Records drawn from a dataset
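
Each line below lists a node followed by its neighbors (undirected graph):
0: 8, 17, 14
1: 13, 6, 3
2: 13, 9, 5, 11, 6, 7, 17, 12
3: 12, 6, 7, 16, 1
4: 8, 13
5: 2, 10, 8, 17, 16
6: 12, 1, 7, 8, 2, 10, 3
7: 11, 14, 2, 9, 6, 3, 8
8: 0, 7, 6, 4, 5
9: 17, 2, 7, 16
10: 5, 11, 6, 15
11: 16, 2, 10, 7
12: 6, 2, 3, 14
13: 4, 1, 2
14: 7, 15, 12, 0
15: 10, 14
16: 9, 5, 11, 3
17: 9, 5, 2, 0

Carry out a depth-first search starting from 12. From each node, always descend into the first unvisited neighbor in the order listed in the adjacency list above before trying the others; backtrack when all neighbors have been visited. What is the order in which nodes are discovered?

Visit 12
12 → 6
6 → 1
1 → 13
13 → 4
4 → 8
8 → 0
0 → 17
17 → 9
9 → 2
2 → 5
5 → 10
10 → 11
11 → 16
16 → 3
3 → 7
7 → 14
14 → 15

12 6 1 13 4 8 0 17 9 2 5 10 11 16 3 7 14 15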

...

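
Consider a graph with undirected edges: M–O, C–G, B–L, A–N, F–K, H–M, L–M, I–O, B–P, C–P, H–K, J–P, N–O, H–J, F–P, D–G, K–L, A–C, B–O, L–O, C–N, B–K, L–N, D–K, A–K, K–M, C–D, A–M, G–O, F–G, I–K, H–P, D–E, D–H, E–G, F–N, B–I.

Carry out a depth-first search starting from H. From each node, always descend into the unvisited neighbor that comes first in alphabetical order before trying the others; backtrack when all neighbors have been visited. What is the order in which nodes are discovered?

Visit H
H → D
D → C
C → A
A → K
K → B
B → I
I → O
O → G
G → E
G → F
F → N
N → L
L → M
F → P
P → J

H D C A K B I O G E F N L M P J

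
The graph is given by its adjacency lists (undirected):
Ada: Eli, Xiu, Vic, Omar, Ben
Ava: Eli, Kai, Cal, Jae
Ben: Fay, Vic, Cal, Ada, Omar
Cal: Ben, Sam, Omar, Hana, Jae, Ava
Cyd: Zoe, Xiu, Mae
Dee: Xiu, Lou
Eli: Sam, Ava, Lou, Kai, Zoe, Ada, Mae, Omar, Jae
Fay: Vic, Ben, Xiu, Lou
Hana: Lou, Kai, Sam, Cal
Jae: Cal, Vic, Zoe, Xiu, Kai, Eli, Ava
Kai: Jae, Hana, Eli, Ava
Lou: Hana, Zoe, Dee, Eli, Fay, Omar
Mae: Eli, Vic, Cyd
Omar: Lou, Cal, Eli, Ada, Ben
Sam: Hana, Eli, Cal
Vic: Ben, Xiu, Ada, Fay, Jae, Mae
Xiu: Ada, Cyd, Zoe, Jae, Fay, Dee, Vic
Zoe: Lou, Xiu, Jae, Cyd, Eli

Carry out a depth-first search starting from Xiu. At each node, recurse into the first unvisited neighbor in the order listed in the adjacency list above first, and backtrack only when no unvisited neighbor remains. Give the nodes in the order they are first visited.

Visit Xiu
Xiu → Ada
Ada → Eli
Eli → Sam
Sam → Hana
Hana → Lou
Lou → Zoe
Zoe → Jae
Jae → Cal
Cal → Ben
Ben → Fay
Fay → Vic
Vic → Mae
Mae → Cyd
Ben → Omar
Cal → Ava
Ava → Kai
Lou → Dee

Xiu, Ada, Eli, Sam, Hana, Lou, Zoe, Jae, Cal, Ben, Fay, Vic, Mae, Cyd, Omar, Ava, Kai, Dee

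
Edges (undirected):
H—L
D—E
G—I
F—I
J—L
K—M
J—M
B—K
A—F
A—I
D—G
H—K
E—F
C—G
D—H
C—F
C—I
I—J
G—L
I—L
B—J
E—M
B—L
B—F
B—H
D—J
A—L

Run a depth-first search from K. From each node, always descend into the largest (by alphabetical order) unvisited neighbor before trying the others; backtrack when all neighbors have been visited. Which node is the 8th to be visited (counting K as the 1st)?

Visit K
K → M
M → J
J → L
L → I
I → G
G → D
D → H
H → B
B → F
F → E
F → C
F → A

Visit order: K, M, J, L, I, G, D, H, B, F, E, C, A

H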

What you are asked to do: Filter the lines above, keeping and copying those that contain "graph".

Answer to this problem:
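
Each line below lists a node followed by its neighbors (undirected graph):
Consider a graph with undirected edges: M–O, C–G, B–L, A–N, F–K, H–M, L–M, I–O, B–P, C–P, H–K, J–P, N–O, H–J, F–P, D–G, K–L, A–C, B–O, L–O, C–N, B–K, L–N, D–K, A–K, K–M, C–D, A–M, G–O, F–G, I–K, H–P, D–E, D–H, E–G, F–N, B–I.
The graph is given by its adjacency lists (undirected):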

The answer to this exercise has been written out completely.